WORK INSTRUCTIONS –
For the word "following", find each line in the entries where it occurs and copy that line.

*** EXERCISE DATA ***

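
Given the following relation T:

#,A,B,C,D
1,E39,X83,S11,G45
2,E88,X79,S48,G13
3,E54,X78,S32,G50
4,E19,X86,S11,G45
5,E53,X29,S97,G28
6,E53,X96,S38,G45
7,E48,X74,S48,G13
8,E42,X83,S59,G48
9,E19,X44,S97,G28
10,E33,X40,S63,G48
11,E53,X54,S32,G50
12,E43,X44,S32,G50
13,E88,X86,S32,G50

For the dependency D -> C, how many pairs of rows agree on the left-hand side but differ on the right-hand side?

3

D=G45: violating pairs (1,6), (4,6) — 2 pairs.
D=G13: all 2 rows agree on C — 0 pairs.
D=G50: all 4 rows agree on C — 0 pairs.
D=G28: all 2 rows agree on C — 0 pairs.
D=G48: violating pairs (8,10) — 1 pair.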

*** End of EXERCISE DATA ***
*** EXERCISE DATA ***

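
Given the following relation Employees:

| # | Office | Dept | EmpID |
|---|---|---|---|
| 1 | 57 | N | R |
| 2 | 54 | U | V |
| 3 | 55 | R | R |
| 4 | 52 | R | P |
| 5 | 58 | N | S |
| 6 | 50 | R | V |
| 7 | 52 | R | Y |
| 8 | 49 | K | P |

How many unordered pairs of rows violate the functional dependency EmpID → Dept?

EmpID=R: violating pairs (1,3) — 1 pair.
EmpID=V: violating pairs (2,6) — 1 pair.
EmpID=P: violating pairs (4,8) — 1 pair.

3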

*** End of EXERCISE DATA ***

WRITTEN ANSWER –
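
Given the following relation T:
Given the following relation Employees: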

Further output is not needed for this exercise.